How to complete this task:
Reproduce the data below line by line, from its first line to the line with "appear in total?", both included, and nothing past that point.

** Opening Exercise materials block **

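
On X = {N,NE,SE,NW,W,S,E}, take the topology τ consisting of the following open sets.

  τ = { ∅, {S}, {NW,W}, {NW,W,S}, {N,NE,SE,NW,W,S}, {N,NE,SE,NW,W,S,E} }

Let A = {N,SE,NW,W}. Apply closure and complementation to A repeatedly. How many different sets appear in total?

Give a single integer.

6

cl via duality: int({NE,S,E}) = {S}, so X∖{S} = {N,NE,SE,NW,W,E}
Write k for closure, c for complement:
  1. A     = {N,SE,NW,W}
  2. kA    = {N,NE,SE,NW,W,E}
  3. cA    = {NE,S,E}
  4. ckA   = {S}
  5. kcA   = {N,NE,SE,S,E}
  6. ckcA  = {NW,W}
applying k or c yields no new set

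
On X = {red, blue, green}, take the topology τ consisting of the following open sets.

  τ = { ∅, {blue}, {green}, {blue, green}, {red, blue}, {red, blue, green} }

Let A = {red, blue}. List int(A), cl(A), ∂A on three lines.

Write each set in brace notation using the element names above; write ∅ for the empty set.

int(A) = {red, blue}
cl(A)  = {red, blue}
∂A     = ∅

open subsets of A: ∅, {blue}, {red, blue}; so int(A) = {red, blue}
closure: X∖int(X∖A) = X∖{green} = {red, blue}
∂A = {red, blue} minus {red, blue} = ∅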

** Closing Exercise materials block **

Expected answer:
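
On X = {N,NE,SE,NW,W,S,E}, take the topology τ consisting of the following open sets.

  τ = { ∅, {S}, {NW,W}, {NW,W,S}, {N,NE,SE,NW,W,S}, {N,NE,SE,NW,W,S,E} }

Let A = {N,SE,NW,W}. Apply closure and complementation to A repeatedly. How many different sets appear in total?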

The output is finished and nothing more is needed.